Extracted material
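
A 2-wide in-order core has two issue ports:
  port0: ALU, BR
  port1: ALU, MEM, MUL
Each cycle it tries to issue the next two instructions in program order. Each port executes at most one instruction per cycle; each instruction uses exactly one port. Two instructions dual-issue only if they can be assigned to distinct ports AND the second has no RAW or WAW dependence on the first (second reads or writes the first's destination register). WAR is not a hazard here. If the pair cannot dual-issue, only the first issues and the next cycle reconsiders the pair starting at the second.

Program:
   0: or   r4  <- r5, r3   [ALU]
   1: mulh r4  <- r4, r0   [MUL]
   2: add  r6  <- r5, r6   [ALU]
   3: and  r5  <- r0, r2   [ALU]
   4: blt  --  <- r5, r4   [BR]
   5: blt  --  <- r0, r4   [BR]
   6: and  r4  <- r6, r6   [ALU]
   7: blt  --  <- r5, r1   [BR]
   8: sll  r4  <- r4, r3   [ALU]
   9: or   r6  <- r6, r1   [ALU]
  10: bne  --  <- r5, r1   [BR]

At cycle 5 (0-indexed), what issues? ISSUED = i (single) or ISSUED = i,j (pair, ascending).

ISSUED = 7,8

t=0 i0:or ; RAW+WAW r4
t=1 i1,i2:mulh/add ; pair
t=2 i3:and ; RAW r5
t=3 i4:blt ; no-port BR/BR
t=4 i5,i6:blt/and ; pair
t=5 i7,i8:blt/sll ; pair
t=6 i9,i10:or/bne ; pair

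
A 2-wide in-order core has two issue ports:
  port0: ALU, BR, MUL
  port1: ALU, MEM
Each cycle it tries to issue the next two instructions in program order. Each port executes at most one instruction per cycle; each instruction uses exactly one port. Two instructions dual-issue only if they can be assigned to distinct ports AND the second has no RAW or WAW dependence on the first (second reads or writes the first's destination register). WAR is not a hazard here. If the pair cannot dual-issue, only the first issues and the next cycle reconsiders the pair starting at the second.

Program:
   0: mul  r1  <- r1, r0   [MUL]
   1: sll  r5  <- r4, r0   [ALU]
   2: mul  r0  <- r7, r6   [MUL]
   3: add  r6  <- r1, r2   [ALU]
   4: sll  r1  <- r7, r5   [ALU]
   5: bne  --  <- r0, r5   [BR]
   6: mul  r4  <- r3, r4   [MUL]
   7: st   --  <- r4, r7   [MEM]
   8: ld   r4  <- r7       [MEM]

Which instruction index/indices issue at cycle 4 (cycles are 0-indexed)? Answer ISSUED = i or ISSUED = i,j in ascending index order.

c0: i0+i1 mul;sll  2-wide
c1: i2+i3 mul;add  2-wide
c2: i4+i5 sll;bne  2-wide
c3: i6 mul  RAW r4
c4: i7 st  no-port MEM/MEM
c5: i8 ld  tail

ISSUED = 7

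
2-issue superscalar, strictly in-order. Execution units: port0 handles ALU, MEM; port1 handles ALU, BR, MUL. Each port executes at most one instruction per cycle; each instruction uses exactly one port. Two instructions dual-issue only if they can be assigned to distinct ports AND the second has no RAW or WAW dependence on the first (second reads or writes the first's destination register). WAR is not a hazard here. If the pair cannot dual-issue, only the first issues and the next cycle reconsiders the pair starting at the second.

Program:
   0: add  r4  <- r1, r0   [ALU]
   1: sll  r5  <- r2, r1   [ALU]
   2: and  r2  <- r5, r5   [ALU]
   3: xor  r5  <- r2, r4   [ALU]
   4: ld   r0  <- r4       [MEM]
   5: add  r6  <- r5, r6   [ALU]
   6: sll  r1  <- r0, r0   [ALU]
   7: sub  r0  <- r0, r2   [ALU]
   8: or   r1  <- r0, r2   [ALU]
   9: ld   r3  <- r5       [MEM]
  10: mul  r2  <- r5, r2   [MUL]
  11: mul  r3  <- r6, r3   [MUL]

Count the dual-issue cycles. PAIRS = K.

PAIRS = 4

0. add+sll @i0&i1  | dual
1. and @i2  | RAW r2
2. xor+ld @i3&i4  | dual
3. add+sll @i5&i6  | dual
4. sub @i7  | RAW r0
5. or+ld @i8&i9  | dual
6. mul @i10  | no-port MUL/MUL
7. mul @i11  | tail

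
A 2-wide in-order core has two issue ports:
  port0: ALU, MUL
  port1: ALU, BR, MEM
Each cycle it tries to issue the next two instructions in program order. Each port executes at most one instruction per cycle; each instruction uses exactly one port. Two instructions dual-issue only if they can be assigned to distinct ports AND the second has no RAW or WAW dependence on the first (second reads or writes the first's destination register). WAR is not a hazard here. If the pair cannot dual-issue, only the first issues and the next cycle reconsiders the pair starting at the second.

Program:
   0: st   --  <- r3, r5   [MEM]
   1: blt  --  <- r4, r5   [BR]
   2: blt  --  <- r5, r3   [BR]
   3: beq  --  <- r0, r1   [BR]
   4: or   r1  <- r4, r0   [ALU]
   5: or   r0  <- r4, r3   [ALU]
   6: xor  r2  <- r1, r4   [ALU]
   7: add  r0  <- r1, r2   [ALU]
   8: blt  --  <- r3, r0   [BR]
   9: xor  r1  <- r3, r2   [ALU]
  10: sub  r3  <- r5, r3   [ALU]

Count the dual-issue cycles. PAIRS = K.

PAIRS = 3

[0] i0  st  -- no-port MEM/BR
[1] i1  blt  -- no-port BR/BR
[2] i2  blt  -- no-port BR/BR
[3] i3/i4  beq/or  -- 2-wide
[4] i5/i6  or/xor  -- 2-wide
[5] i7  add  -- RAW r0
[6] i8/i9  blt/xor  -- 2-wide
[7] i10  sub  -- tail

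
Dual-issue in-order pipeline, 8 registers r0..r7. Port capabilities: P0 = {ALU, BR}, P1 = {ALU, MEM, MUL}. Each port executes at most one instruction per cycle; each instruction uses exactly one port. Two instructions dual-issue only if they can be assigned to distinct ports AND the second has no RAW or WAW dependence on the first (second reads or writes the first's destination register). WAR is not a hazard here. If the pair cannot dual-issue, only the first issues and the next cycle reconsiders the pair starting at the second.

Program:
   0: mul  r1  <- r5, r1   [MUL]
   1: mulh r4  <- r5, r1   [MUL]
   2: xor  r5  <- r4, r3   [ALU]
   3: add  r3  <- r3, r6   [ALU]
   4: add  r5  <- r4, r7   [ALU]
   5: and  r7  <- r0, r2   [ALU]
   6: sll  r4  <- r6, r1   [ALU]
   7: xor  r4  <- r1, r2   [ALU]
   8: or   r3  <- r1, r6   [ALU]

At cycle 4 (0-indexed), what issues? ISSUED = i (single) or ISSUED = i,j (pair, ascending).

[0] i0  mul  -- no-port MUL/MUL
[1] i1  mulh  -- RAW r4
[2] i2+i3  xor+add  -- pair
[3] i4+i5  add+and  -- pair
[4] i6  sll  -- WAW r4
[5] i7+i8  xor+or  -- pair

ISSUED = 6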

Problem details
Without changing a word, restate the whole listing.

Solution to the exercise
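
A 2-wide in-order core has two issue ports:
  port0: ALU, BR
  port1: ALU, MEM, MUL
Each cycle it tries to issue the next two instructions in program order. Each port executes at most one instruction per cycle; each instruction uses exactly one port. Two instructions dual-issue only if they can be assigned to distinct ports AND the second has no RAW or WAW dependence on the first (second reads or writes the first's destination register). WAR is not a hazard here. If the pair cannot dual-issue, only the first issues and the next cycle reconsiders the pair starting at the second.

Program:
   0: or   r4  <- r5, r3   [ALU]
   1: mulh r4  <- r4, r0   [MUL]
   2: add  r6  <- r5, r6   [ALU]
   3: and  r5  <- r0, r2   [ALU]
   4: blt  --  <- r5, r4   [BR]
   5: blt  --  <- r0, r4   [BR]
   6: and  r4  <- r6, r6   [ALU]
   7: blt  --  <- r5, r1   [BR]
   8: sll  r4  <- r4, r3   [ALU]
   9: or   r6  <- r6, r1   [ALU]
  10: bne  --  <- r5, r1   [BR]

At cycle 5 (0-indexed), what issues? ISSUED = i (single) or ISSUED = i,j (pair, ascending).

ISSUED = 7,8

t=0 i0:or ; RAW+WAW r4
t=1 i1,i2:mulh/add ; pair
t=2 i3:and ; RAW r5
t=3 i4:blt ; no-port BR/BR
t=4 i5,i6:blt/and ; pair
t=5 i7,i8:blt/sll ; pair
t=6 i9,i10:or/bne ; pair

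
A 2-wide in-order core has two issue ports:
  port0: ALU, BR, MUL
  port1: ALU, MEM
Each cycle it tries to issue the next two instructions in program order. Each port executes at most one instruction per cycle; each instruction uses exactly one port. Two instructions dual-issue only if they can be assigned to distinct ports AND the second has no RAW or WAW dependence on the first (second reads or writes the first's destination register). WAR is not a hazard here. If the pair cannot dual-issue, only the first issues and the next cycle reconsiders the pair starting at the second.

Program:
   0: mul  r1  <- r1, r0   [MUL]
   1: sll  r5  <- r4, r0   [ALU]
   2: mul  r0  <- r7, r6   [MUL]
   3: add  r6  <- r1, r2   [ALU]
   4: sll  r1  <- r7, r5   [ALU]
   5: bne  --  <- r0, r5   [BR]
   6: mul  r4  <- r3, r4   [MUL]
   7: st   --  <- r4, r7   [MEM]
   8: ld   r4  <- r7       [MEM]

Which instruction index/indices issue at cycle 4 (cycles are 0-indexed)? Answer ISSUED = i or ISSUED = i,j in ascending index order.

c0: i0+i1 mul;sll  2-wide
c1: i2+i3 mul;add  2-wide
c2: i4+i5 sll;bne  2-wide
c3: i6 mul  RAW r4
c4: i7 st  no-port MEM/MEM
c5: i8 ld  tail

ISSUED = 7

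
2-issue superscalar, strictly in-order. Execution units: port0 handles ALU, MEM; port1 handles ALU, BR, MUL. Each port executes at most one instruction per cycle; each instruction uses exactly one port. Two instructions dual-issue only if they can be assigned to distinct ports AND the second has no RAW or WAW dependence on the first (second reads or writes the first's destination register). WAR is not a hazard here. If the pair cannot dual-issue, only the first issues and the next cycle reconsiders the pair starting at the second.

Program:
   0: add  r4  <- r1, r0   [ALU]
   1: sll  r5  <- r2, r1   [ALU]
   2: and  r2  <- r5, r5   [ALU]
   3: xor  r5  <- r2, r4   [ALU]
   4: ld   r0  <- r4       [MEM]
   5: add  r6  <- r5, r6   [ALU]
   6: sll  r1  <- r0, r0   [ALU]
   7: sub  r0  <- r0, r2   [ALU]
   8: or   r1  <- r0, r2   [ALU]
   9: ld   r3  <- r5       [MEM]
  10: mul  r2  <- r5, r2   [MUL]
  11: mul  r3  <- r6, r3   [MUL]

Count the dual-issue cycles. PAIRS = K.

PAIRS = 4

0. add+sll @i0&i1  | dual
1. and @i2  | RAW r2
2. xor+ld @i3&i4  | dual
3. add+sll @i5&i6  | dual
4. sub @i7  | RAW r0
5. or+ld @i8&i9  | dual
6. mul @i10  | no-port MUL/MUL
7. mul @i11  | tail

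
A 2-wide in-order core has two issue ports:
  port0: ALU, MUL
  port1: ALU, BR, MEM
Each cycle it tries to issue the next two instructions in program order. Each port executes at most one instruction per cycle; each instruction uses exactly one port. Two instructions dual-issue only if they can be assigned to distinct ports AND the second has no RAW or WAW dependence on the first (second reads or writes the first's destination register). WAR is not a hazard here. If the pair cannot dual-issue, only the first issues and the next cycle reconsiders the pair starting at the second.

Program:
   0: st   --  <- r3, r5   [MEM]
   1: blt  --  <- r4, r5   [BR]
   2: blt  --  <- r5, r3   [BR]
   3: beq  --  <- r0, r1   [BR]
   4: or   r1  <- r4, r0   [ALU]
   5: or   r0  <- r4, r3   [ALU]
   6: xor  r2  <- r1, r4   [ALU]
   7: add  r0  <- r1, r2   [ALU]
   8: blt  --  <- r3, r0   [BR]
   9: xor  r1  <- r3, r2   [ALU]
  10: sub  r3  <- r5, r3   [ALU]

Count the dual-issue cycles. PAIRS = K.

PAIRS = 3

[0] i0  st  -- no-port MEM/BR
[1] i1  blt  -- no-port BR/BR
[2] i2  blt  -- no-port BR/BR
[3] i3/i4  beq/or  -- 2-wide
[4] i5/i6  or/xor  -- 2-wide
[5] i7  add  -- RAW r0
[6] i8/i9  blt/xor  -- 2-wide
[7] i10  sub  -- tail

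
Dual-issue in-order pipeline, 8 registers r0..r7. Port capabilities: P0 = {ALU, BR}, P1 = {ALU, MEM, MUL}. Each port executes at most one instruction per cycle; each instruction uses exactly one port. Two instructions dual-issue only if they can be assigned to distinct ports AND the second has no RAW or WAW dependence on the first (second reads or writes the first's destination register). WAR is not a hazard here. If the pair cannot dual-issue, only the first issues and the next cycle reconsiders the pair starting at the second.

Program:
   0: mul  r1  <- r5, r1   [MUL]
   1: mulh r4  <- r5, r1   [MUL]
   2: xor  r5  <- r4, r3   [ALU]
   3: add  r3  <- r3, r6   [ALU]
   4: add  r5  <- r4, r7   [ALU]
   5: and  r7  <- r0, r2   [ALU]
   6: sll  r4  <- r6, r1   [ALU]
   7: xor  r4  <- r1, r2   [ALU]
   8: or   r3  <- r1, r6   [ALU]

At cycle 4 (0-indexed), what issues? ISSUED = i (single) or ISSUED = i,j (pair, ascending).

[0] i0  mul  -- no-port MUL/MUL
[1] i1  mulh  -- RAW r4
[2] i2+i3  xor+add  -- pair
[3] i4+i5  add+and  -- pair
[4] i6  sll  -- WAW r4
[5] i7+i8  xor+or  -- pair

ISSUED = 6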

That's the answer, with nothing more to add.